→ **MATERIAL SHOWN**:
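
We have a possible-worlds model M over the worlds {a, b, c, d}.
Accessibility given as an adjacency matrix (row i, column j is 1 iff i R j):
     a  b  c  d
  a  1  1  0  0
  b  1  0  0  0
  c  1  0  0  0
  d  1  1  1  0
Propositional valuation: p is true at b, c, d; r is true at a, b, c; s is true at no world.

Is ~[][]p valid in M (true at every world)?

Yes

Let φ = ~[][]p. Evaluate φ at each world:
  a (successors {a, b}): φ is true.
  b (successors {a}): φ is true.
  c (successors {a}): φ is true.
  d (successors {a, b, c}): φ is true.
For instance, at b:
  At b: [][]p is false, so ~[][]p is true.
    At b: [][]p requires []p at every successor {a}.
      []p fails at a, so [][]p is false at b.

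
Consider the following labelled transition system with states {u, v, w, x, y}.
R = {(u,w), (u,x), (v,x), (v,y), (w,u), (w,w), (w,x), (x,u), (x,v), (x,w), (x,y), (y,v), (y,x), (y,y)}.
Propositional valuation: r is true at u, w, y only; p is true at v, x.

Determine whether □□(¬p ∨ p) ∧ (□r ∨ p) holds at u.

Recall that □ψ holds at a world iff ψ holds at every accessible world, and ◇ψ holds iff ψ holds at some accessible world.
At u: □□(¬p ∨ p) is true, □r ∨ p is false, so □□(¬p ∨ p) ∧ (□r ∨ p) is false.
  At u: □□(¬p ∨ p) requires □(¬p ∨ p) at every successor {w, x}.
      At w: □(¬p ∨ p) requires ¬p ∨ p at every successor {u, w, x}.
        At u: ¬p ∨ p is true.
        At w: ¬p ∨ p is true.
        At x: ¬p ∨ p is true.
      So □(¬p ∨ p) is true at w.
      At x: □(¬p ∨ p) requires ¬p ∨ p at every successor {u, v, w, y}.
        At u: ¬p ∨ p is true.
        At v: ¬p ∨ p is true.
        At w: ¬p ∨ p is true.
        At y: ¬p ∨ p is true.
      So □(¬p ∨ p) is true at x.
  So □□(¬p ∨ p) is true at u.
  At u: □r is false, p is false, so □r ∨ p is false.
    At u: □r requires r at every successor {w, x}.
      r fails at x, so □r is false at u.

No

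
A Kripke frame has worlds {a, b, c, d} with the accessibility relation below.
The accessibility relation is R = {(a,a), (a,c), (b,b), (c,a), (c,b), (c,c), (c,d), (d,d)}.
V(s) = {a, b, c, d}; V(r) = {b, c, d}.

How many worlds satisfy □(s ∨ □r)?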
...
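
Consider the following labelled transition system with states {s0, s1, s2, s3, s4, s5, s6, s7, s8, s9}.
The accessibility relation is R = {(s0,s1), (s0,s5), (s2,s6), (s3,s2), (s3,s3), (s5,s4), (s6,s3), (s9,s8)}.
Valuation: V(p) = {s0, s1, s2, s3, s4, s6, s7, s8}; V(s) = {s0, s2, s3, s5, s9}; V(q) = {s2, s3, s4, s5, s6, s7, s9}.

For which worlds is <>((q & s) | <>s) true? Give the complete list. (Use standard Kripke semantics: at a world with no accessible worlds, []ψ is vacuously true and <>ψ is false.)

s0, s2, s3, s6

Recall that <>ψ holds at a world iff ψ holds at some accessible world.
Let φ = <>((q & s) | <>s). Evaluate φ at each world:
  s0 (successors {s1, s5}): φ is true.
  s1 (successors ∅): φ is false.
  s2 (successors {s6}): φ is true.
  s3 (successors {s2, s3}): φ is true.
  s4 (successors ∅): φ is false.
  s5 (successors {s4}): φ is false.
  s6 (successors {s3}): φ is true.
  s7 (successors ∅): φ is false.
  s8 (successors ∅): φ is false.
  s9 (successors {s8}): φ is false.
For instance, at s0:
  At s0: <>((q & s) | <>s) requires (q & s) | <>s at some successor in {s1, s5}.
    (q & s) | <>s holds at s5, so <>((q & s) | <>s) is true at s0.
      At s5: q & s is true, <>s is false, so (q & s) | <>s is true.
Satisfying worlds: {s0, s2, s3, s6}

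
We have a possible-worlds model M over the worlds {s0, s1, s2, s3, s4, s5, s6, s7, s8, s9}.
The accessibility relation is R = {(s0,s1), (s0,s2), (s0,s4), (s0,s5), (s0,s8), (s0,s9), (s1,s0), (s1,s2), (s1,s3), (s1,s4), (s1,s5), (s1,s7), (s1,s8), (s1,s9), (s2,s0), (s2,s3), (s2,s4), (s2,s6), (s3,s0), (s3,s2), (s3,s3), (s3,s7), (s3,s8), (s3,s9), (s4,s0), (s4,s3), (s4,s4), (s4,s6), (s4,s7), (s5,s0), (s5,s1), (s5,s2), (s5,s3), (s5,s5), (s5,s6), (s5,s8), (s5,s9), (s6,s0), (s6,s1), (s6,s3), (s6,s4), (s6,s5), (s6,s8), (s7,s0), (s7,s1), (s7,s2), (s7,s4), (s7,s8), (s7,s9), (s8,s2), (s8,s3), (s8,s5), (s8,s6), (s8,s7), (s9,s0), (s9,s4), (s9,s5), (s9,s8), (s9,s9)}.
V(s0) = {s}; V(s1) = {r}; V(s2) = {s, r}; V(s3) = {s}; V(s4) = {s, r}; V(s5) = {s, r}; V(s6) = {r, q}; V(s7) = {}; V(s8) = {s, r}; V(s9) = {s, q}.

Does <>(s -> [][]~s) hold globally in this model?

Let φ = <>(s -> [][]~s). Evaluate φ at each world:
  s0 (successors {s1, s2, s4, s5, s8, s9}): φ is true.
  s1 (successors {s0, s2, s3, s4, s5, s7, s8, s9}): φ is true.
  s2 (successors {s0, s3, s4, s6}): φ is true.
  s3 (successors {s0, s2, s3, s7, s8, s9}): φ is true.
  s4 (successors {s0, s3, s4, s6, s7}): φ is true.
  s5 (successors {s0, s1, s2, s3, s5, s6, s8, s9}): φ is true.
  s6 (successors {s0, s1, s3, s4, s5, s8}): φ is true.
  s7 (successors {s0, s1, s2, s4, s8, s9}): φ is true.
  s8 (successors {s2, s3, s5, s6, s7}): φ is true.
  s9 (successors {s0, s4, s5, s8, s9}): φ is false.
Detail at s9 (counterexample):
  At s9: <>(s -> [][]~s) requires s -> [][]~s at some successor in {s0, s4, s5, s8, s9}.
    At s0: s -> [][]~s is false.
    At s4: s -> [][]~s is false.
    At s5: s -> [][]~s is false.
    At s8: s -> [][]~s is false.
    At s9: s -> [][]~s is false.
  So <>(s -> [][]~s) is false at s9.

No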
* * *
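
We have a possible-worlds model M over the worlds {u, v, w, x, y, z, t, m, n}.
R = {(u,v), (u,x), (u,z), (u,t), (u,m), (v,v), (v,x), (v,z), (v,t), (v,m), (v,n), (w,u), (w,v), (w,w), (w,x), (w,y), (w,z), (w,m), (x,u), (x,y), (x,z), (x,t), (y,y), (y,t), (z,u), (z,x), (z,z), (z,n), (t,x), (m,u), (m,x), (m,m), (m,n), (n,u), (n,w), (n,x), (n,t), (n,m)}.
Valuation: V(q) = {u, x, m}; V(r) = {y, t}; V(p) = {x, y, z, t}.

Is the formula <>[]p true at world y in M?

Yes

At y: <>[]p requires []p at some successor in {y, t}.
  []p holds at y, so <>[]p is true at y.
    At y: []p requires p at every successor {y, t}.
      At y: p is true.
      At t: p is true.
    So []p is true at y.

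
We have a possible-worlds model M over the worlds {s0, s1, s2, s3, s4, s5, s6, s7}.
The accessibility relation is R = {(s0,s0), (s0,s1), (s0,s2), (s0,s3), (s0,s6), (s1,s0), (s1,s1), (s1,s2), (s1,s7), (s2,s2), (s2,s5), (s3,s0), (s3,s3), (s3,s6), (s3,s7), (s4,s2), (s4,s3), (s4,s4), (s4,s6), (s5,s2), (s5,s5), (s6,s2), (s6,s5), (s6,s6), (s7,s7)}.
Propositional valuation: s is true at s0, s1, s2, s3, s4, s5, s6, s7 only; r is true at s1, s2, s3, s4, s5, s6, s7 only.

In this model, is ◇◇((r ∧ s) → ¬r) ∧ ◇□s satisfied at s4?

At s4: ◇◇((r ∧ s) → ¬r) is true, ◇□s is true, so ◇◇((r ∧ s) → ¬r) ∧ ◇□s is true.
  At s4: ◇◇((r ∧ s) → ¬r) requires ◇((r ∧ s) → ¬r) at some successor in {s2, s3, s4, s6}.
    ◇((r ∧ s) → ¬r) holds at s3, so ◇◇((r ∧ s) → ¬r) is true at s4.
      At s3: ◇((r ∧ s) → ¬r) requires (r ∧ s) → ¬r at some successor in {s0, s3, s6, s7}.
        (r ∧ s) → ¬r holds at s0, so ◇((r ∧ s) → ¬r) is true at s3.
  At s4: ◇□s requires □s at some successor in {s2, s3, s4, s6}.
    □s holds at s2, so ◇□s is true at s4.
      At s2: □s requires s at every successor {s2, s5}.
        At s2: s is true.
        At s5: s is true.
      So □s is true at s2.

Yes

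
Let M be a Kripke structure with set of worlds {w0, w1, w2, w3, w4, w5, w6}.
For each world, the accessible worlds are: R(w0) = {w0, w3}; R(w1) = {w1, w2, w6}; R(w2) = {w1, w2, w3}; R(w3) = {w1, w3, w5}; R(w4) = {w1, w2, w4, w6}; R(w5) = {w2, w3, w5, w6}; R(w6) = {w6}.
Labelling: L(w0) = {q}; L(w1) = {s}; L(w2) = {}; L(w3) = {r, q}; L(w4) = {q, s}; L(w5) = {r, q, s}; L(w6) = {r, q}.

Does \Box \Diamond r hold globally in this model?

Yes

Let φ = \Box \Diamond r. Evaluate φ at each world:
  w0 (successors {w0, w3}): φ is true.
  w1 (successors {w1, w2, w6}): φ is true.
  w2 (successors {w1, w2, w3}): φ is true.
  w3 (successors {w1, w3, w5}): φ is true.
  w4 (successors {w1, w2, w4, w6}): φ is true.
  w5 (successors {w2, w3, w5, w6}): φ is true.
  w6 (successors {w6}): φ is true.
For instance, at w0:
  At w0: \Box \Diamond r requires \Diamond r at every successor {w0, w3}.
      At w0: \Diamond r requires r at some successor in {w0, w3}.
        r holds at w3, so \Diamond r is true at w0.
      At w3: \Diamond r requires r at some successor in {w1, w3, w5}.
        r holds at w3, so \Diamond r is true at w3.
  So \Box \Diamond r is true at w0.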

→ **WORK REQUEST**: What you give back should be only the lines of the records above, starting at the line with "A Kripke frame" and ending at the line with "How many worlds satisfy □(s ∨ □r)?", restated word for word.

→ **EXERCISE RESPONSE**:
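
A Kripke frame has worlds {a, b, c, d} with the accessibility relation below.
The accessibility relation is R = {(a,a), (a,c), (b,b), (c,a), (c,b), (c,c), (c,d), (d,d)}.
V(s) = {a, b, c, d}; V(r) = {b, c, d}.

How many worlds satisfy □(s ∨ □r)?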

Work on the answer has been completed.